TASK STATEMENT: Look through the data below, and copy each line that carries the word "critics".

── DATA RECORDS

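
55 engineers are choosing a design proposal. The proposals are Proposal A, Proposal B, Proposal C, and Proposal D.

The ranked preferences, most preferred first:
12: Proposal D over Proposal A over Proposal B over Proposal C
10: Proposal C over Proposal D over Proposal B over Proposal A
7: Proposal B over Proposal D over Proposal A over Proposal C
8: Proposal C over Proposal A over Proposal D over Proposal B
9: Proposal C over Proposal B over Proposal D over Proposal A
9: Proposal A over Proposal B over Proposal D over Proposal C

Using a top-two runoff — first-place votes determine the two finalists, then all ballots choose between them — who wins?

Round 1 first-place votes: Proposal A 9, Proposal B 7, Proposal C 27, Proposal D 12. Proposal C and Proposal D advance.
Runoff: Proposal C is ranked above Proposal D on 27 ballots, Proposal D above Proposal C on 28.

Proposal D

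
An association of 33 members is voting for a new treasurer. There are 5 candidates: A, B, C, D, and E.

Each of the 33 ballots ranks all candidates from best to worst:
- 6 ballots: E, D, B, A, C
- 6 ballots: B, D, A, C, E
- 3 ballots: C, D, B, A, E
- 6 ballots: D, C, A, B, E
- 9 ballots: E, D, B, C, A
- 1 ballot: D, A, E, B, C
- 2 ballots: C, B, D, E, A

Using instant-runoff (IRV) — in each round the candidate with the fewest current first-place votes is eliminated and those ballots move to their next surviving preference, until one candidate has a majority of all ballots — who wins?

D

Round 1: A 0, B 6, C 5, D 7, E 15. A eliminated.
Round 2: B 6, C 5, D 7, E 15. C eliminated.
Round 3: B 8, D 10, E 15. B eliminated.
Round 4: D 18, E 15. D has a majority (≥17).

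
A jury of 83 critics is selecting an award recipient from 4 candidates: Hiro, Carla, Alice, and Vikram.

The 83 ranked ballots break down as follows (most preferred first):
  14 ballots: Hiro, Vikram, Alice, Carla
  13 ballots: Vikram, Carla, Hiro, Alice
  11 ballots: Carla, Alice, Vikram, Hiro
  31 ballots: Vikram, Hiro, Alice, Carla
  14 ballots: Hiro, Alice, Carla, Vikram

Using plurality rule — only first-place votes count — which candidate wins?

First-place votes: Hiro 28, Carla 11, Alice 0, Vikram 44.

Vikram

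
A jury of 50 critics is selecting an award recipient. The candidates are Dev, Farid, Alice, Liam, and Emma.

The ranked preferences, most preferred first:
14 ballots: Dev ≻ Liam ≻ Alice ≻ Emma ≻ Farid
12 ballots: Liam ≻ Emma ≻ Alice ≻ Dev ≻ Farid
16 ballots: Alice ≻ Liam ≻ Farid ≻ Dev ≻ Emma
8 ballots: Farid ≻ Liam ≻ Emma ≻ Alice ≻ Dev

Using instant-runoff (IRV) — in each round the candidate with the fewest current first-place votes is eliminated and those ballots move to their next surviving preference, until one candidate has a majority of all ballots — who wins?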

────
── DATA RECORDS

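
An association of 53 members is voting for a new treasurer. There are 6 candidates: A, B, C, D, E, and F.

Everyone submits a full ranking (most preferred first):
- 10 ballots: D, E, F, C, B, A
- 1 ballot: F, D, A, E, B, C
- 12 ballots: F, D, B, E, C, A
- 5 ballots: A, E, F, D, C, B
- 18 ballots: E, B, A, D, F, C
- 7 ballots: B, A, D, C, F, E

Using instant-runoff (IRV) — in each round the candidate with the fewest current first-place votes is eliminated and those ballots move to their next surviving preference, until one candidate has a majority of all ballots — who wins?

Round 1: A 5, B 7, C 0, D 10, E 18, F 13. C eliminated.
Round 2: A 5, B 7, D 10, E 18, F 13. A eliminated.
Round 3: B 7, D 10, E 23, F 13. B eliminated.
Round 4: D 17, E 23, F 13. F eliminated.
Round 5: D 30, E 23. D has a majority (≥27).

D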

────

TASK RESPONSE:
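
A jury of 83 critics is selecting an award recipient from 4 candidates: Hiro, Carla, Alice, and Vikram.
A jury of 50 critics is selecting an award recipient. The candidates are Dev, Farid, Alice, Liam, and Emma.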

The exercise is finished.